[EXERCISE INPUTS Boundary: Start]

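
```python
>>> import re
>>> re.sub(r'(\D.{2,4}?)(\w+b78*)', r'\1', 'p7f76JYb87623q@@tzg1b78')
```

'p7f76JYb87623q@@'

This matches a non-digit, then 2 to 4 of any character (lazy) (captured); then one or more of a word character, then the literal 'b7', then zero or more of a literal '8' (captured).
Matches: at [13:23] → 'q@@tzg1b78'.
Each match is replaced using the text its own group 1 captured.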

[EXERCISE INPUTS Boundary: End]

WHAT YOU NEED TO DO
Write the data out in full, matching every line exactly.

FINISHED TASK
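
```python
>>> import re
>>> re.sub(r'(\D.{2,4}?)(\w+b78*)', r'\1', 'p7f76JYb87623q@@tzg1b78')
```

'p7f76JYb87623q@@'

This matches a non-digit, then 2 to 4 of any character (lazy) (captured); then one or more of a word character, then the literal 'b7', then zero or more of a literal '8' (captured).
Matches: at [13:23] → 'q@@tzg1b78'.
Each match is replaced using the text its own group 1 captured.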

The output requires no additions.